*Work required*: Every record below must come back exactly as given.

__________

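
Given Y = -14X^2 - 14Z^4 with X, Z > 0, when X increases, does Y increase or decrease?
Y decreases

Taking the partial derivative:
∂Y/∂X = -28X

∂Y/∂X = -28X < 0 (assuming positive values)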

__________

*Answer area*:
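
Given Y = -14X^2 - 14Z^4 with X, Z > 0, when X increases, does Y increase or decrease?
Y decreases

Taking the partial derivative:
∂Y/∂X = -28X

∂Y/∂X = -28X < 0 (assuming positive values)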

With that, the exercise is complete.